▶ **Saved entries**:
-- Opening Marker --
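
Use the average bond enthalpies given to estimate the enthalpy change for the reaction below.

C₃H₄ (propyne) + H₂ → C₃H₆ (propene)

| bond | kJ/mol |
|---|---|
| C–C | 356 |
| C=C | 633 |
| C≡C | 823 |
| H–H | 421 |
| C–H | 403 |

Bonds broken (reactants):
  C≡C: 1 × 823 = 823
  C–C: 1 × 356 = 356
  C–H: 4 × 403 = 1612
  H–H: 1 × 421 = 421
  Σ(broken) = 3212 kJ
Bonds formed (products):
  C–C: 1 × 356 = 356
  C–H: 6 × 403 = 2418
  C=C: 1 × 633 = 633
  Σ(formed) = 3407 kJ
ΔH = Σ(broken) − Σ(formed) = 3212 − 3407 = −195 kJ

ΔH ≈ −195 kJ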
-- Closing Marker --
▶ **Task description**: Transcribe every record verbatim.

▶ **Answer below**:
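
Use the average bond enthalpies given to estimate the enthalpy change for the reaction below.

C₃H₄ (propyne) + H₂ → C₃H₆ (propene)

| bond | kJ/mol |
|---|---|
| C–C | 356 |
| C=C | 633 |
| C≡C | 823 |
| H–H | 421 |
| C–H | 403 |

Bonds broken (reactants):
  C≡C: 1 × 823 = 823
  C–C: 1 × 356 = 356
  C–H: 4 × 403 = 1612
  H–H: 1 × 421 = 421
  Σ(broken) = 3212 kJ
Bonds formed (products):
  C–C: 1 × 356 = 356
  C–H: 6 × 403 = 2418
  C=C: 1 × 633 = 633
  Σ(formed) = 3407 kJ
ΔH = Σ(broken) − Σ(formed) = 3212 − 3407 = −195 kJ

ΔH ≈ −195 kJ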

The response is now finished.